• YOUR OBJECTIVE:
Look through the data below for the line with "J: put(60) [18,19]" and the line with "take() → 66 [5,10]", then output those two and all lines in between, exactly as written.

Stored data entries
^^^^^^^^

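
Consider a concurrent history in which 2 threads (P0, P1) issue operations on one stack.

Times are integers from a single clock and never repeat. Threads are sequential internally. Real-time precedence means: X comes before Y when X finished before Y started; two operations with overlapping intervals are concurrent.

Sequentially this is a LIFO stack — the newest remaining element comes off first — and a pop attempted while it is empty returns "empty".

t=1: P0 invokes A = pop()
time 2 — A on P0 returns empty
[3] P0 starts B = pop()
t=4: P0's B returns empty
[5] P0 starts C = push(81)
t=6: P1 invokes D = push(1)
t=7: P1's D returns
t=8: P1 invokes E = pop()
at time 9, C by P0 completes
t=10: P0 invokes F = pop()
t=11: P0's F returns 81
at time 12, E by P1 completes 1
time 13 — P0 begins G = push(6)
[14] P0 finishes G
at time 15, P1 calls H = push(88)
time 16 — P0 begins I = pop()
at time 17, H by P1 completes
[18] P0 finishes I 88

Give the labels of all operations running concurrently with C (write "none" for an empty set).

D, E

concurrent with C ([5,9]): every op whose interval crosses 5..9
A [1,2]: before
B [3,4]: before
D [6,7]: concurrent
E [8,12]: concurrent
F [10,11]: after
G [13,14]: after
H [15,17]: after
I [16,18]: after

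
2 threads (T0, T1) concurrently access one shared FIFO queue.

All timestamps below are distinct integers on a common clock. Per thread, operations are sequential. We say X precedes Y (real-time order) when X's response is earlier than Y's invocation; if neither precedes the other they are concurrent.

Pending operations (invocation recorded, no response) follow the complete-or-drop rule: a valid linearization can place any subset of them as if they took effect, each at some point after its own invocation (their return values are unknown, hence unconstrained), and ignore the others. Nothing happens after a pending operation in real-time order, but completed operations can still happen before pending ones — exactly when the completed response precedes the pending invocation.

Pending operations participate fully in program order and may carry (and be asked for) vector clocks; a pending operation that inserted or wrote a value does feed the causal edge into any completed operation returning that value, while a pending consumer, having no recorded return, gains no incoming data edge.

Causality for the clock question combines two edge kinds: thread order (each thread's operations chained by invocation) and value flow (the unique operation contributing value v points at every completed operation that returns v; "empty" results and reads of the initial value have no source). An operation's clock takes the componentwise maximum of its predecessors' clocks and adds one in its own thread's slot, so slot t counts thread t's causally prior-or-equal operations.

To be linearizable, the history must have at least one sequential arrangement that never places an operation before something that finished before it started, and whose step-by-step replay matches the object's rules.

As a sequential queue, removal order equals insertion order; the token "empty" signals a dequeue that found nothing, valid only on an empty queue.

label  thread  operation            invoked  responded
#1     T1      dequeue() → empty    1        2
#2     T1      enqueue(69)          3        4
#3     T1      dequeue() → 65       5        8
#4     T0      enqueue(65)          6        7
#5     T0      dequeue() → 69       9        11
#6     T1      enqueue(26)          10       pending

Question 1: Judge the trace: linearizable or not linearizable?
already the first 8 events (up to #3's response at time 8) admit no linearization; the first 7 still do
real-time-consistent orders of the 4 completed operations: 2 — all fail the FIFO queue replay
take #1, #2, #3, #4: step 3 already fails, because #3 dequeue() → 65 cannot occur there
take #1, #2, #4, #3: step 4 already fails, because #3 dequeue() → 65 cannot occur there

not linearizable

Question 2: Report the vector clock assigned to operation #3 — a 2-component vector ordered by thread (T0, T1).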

^^^^^^^^

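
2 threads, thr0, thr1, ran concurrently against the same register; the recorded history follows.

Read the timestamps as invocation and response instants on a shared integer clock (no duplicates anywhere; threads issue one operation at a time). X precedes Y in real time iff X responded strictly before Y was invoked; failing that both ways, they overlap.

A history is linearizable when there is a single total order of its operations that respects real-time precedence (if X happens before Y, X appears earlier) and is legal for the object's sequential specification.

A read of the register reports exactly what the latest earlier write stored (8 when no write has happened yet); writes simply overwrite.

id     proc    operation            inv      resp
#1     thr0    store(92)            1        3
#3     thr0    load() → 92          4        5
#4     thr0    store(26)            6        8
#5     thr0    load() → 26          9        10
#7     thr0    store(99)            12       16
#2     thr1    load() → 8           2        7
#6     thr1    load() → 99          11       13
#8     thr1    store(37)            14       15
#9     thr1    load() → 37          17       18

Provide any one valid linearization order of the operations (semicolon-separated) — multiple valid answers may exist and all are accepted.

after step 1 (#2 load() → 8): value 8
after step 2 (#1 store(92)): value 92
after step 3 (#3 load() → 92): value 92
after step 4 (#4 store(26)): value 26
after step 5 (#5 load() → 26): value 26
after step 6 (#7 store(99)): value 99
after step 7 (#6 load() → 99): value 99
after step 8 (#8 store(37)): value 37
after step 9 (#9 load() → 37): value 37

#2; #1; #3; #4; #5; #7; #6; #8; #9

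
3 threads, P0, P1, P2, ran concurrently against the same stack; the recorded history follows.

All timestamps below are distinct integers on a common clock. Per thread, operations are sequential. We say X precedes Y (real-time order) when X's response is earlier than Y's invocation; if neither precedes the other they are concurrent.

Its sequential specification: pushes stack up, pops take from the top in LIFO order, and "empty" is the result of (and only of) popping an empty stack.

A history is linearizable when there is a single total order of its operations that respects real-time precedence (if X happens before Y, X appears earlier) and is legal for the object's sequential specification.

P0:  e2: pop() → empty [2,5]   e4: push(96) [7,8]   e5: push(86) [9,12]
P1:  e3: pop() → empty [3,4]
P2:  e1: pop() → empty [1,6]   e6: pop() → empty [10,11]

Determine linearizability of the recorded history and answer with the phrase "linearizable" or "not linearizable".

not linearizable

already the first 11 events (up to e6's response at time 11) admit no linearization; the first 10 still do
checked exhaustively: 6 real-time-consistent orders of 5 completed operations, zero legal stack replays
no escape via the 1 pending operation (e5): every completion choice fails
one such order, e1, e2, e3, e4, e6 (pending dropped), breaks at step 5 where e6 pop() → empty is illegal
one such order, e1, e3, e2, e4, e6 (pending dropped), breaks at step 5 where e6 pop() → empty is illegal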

^^^^^^^^

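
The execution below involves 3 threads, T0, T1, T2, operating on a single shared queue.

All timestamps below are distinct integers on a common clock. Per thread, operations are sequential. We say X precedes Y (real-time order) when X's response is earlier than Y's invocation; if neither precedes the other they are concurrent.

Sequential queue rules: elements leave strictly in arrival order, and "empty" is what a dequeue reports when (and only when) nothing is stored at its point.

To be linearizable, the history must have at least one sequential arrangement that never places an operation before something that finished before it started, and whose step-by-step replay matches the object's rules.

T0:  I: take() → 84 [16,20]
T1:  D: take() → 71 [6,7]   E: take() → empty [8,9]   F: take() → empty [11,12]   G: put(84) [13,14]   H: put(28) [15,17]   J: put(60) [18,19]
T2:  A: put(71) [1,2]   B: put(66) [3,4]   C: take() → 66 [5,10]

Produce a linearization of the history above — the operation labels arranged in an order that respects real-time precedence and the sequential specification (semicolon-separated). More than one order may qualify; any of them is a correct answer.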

^^^^^^^^

• RESULT OF THIS TASK:
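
T1:  D: take() → 71 [6,7]   E: take() → empty [8,9]   F: take() → empty [11,12]   G: put(84) [13,14]   H: put(28) [15,17]   J: put(60) [18,19]
T2:  A: put(71) [1,2]   B: put(66) [3,4]   C: take() → 66 [5,10]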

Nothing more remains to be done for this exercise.